**EXERCISE PROMPT**
Filter the entries down to the lines holding "semiannually", then copy those lines.

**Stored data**
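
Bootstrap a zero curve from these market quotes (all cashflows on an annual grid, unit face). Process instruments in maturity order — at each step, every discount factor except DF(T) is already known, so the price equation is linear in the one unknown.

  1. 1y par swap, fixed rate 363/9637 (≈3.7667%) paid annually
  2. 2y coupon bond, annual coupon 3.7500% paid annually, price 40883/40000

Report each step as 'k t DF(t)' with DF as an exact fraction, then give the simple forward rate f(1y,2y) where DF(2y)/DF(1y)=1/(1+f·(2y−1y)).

step 1 [1y] swap r/1=363/9637: DF=(1 − 363/9637·(0))/(1+363/9637) = 9637/10000 ≈ 0.963700
step 2 [2y] bond c/1=3/80: DF=(40883/40000 − 3/80·(0.963700))/(1+3/80) = 9503/10000 ≈ 0.950300

1 1 9637/10000
2 2 9503/10000
f(1y,2y) = ((9637/10000)/(9503/10000) − 1)/(1) = 134/9503 ≈ 1.4101%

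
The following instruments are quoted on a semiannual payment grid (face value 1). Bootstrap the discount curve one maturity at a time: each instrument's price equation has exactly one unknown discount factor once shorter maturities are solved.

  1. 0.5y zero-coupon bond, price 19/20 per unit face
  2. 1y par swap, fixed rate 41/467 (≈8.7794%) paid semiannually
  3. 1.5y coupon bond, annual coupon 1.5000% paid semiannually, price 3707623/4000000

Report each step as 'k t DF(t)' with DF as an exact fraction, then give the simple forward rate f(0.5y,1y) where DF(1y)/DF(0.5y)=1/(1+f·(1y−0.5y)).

1 1/2 19/20
2 1 459/500
3 3/2 9061/10000
f(0.5y,1y) = ((19/20)/(459/500) − 1)/(1/2) = 32/459 ≈ 6.9717%

step 1 [0.5y] zero: DF = P = 19/20 ≈ 0.950000
step 2 [1y] swap r/2=41/934: DF=(1 − 41/934·(0.950000))/(1+41/934) = 459/500 ≈ 0.918000
step 3 [1.5y] bond c/2=3/400: DF=(3707623/4000000 − 3/400·(0.950000+0.918000))/(1+3/400) = 9061/10000 ≈ 0.906100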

**TASK RESULT**
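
  2. 1y par swap, fixed rate 41/467 (≈8.7794%) paid semiannually
  3. 1.5y coupon bond, annual coupon 1.5000% paid semiannually, price 3707623/4000000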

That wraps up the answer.